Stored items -
****************
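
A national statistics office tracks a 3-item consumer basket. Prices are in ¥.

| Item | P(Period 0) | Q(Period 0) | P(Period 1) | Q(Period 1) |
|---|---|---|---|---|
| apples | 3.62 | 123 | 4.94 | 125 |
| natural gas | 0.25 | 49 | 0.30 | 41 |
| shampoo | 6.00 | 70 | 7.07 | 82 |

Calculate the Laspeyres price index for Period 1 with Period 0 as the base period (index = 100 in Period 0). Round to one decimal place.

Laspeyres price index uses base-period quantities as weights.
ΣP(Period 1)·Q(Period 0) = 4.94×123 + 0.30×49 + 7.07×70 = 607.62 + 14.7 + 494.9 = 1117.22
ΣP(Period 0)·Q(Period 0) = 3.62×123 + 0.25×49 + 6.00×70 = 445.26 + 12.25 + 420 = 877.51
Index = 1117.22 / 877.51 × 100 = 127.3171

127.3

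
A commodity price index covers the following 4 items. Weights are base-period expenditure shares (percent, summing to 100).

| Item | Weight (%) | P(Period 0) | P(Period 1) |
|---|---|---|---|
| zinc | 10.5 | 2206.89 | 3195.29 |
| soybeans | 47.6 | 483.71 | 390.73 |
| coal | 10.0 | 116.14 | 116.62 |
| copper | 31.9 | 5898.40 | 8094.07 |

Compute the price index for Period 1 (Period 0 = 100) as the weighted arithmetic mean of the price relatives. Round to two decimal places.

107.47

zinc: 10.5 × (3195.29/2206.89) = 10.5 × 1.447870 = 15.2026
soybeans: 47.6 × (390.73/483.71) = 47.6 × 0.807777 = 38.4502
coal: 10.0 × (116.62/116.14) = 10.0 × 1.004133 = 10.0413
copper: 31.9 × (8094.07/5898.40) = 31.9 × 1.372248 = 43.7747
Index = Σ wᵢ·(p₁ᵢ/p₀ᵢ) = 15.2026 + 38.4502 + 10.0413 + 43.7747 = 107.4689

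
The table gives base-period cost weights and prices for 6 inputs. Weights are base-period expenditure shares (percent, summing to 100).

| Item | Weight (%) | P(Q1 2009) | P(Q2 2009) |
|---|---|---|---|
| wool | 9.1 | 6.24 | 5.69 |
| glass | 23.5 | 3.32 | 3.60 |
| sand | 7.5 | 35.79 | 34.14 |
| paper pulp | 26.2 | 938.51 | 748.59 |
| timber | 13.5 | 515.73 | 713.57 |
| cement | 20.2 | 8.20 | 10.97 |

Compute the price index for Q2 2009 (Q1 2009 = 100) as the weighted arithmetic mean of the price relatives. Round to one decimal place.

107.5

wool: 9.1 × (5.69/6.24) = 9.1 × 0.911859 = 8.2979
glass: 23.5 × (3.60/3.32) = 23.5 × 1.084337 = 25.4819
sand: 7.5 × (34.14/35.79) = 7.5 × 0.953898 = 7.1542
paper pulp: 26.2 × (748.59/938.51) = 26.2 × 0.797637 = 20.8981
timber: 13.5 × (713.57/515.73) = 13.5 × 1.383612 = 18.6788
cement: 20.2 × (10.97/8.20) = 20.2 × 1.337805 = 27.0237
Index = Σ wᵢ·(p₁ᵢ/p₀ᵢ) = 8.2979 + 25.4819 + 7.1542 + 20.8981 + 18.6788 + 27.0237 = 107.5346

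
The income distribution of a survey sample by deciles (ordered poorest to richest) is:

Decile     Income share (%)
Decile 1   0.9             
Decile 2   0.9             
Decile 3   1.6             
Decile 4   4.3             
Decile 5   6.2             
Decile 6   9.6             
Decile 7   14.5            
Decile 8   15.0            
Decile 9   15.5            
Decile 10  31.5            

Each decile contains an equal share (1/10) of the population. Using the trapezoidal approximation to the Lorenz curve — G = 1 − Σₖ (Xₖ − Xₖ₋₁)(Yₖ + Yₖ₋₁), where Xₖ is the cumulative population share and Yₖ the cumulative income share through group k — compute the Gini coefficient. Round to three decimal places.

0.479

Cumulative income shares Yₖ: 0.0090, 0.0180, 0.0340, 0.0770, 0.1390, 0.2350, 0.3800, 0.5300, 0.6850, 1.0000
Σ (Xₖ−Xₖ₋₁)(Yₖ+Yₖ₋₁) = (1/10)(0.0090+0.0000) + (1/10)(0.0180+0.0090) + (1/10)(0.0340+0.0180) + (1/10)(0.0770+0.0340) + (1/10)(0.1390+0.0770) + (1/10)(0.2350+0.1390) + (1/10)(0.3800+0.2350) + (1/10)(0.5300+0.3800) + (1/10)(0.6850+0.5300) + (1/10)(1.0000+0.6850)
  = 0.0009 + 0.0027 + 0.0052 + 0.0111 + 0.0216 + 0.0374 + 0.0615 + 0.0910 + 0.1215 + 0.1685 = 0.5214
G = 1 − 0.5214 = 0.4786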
****************
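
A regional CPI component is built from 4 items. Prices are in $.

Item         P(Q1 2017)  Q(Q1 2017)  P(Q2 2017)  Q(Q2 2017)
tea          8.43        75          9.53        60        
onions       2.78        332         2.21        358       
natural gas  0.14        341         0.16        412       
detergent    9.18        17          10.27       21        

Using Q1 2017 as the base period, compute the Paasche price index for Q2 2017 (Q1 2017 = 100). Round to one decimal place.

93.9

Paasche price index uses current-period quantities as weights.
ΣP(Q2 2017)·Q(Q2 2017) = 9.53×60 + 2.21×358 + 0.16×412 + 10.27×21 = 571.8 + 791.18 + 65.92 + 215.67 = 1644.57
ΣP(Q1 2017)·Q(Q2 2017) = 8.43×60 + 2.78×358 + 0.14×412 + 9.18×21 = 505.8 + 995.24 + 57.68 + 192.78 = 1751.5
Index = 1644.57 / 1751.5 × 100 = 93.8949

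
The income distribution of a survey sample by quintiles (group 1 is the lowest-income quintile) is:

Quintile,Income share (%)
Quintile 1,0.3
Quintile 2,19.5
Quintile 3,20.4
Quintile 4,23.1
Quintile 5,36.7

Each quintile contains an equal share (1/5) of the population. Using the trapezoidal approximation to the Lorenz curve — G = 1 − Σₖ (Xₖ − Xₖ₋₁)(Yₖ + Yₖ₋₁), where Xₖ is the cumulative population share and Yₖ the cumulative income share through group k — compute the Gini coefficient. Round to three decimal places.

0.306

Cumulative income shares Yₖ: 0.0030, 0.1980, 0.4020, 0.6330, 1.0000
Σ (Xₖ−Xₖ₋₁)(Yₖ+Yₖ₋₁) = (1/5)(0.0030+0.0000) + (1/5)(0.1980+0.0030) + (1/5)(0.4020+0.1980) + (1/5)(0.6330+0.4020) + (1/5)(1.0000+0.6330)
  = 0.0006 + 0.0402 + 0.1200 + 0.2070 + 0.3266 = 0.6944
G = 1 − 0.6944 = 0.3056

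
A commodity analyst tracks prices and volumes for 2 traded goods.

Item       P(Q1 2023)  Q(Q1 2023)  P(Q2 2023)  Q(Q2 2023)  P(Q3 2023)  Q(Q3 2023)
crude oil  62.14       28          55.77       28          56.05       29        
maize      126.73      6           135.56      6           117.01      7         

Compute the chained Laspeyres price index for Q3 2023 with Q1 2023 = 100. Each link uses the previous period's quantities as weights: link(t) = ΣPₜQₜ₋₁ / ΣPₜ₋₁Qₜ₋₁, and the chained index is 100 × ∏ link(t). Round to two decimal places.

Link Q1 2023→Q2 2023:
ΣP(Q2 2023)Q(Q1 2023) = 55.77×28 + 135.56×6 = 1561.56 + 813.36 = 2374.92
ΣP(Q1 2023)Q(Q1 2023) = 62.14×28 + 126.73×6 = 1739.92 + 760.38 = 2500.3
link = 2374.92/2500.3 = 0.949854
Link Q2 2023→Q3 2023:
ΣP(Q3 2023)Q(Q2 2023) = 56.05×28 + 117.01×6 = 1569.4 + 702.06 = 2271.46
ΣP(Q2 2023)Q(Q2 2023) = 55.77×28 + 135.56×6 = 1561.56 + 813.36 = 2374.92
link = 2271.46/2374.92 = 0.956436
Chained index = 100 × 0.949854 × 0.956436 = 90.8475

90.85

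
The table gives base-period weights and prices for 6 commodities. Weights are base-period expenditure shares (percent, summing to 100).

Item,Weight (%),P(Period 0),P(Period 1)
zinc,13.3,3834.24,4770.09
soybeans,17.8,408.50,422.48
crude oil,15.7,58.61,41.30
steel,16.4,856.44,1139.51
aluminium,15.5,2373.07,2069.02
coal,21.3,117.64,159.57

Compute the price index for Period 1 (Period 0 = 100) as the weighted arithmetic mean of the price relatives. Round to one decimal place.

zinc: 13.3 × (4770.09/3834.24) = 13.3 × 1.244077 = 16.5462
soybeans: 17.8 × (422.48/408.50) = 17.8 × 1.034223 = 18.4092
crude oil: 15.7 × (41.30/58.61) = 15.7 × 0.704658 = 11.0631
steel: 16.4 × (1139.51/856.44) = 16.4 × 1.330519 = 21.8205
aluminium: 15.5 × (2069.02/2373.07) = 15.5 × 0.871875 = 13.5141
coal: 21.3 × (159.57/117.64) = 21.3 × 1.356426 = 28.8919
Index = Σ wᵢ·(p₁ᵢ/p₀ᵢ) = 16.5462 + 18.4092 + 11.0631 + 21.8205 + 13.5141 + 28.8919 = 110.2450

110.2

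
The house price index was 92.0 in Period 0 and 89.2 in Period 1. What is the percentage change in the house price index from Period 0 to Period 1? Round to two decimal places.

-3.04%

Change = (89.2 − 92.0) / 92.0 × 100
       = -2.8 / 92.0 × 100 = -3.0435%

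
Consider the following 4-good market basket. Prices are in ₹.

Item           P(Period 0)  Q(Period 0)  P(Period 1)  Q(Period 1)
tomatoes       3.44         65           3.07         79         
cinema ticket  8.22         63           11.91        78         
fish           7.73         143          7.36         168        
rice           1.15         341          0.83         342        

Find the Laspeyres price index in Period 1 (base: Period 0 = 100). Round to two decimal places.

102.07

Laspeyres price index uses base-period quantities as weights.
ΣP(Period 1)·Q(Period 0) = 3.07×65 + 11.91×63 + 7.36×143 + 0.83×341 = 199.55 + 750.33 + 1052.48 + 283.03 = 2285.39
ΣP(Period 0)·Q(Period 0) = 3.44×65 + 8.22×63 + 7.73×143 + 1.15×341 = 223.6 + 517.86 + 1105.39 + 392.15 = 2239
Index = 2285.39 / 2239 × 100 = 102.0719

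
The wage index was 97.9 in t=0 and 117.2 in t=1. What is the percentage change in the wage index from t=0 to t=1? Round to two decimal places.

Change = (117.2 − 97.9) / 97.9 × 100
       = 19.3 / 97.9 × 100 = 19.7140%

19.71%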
****************
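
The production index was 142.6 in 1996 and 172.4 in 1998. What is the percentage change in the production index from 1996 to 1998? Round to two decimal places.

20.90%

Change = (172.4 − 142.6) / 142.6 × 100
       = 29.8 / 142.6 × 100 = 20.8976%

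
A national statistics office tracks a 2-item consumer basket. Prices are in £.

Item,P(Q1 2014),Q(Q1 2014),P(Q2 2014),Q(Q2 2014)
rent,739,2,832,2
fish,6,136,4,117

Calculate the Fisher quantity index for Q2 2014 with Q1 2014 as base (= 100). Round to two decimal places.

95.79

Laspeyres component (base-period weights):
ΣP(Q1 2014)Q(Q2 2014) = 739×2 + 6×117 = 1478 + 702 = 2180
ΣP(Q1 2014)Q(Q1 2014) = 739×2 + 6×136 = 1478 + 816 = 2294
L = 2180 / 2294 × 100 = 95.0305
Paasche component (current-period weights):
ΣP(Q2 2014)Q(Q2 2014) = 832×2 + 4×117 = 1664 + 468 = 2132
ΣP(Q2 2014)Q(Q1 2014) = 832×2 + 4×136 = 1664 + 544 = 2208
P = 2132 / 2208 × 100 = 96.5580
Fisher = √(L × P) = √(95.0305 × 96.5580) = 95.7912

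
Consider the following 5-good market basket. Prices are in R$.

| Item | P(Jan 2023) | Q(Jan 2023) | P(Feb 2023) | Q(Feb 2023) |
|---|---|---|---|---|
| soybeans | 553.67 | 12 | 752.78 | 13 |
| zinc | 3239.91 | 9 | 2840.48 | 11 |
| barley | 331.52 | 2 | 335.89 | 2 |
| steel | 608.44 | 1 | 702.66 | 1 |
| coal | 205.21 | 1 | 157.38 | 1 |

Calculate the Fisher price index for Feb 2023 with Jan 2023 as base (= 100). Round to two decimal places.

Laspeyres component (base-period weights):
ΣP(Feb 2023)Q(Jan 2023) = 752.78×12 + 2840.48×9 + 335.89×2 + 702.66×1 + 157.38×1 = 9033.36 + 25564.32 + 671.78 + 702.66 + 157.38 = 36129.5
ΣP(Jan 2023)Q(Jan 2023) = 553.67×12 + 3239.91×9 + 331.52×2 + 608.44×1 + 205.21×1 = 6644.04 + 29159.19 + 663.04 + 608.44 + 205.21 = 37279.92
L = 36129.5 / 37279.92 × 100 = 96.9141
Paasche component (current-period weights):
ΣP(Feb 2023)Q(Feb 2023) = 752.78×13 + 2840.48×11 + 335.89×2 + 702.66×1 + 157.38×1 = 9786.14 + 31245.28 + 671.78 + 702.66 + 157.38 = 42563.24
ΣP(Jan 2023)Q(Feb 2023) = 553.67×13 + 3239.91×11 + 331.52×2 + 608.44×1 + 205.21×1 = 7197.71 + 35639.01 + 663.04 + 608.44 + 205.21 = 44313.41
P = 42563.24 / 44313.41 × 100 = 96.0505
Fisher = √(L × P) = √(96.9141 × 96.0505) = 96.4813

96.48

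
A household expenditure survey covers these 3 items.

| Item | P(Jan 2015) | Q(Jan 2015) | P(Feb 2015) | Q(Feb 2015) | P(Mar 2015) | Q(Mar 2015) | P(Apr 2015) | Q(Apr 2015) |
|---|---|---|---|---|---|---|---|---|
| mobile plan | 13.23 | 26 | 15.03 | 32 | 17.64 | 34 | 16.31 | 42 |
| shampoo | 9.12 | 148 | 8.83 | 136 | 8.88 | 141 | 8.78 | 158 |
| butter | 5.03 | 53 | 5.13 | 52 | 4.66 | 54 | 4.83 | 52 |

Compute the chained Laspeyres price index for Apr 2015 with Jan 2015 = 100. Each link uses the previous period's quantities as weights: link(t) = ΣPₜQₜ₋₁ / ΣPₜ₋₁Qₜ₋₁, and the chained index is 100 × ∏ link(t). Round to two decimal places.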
****************
Brief - Among the records above, extract exactly the lines from the line with "6.24 | 5.69 |" to the line with "8.20 | 10.97 |", both lines included, and leave out the rest.

Written response -
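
| wool | 9.1 | 6.24 | 5.69 |
| glass | 23.5 | 3.32 | 3.60 |
| sand | 7.5 | 35.79 | 34.14 |
| paper pulp | 26.2 | 938.51 | 748.59 |
| timber | 13.5 | 515.73 | 713.57 |
| cement | 20.2 | 8.20 | 10.97 |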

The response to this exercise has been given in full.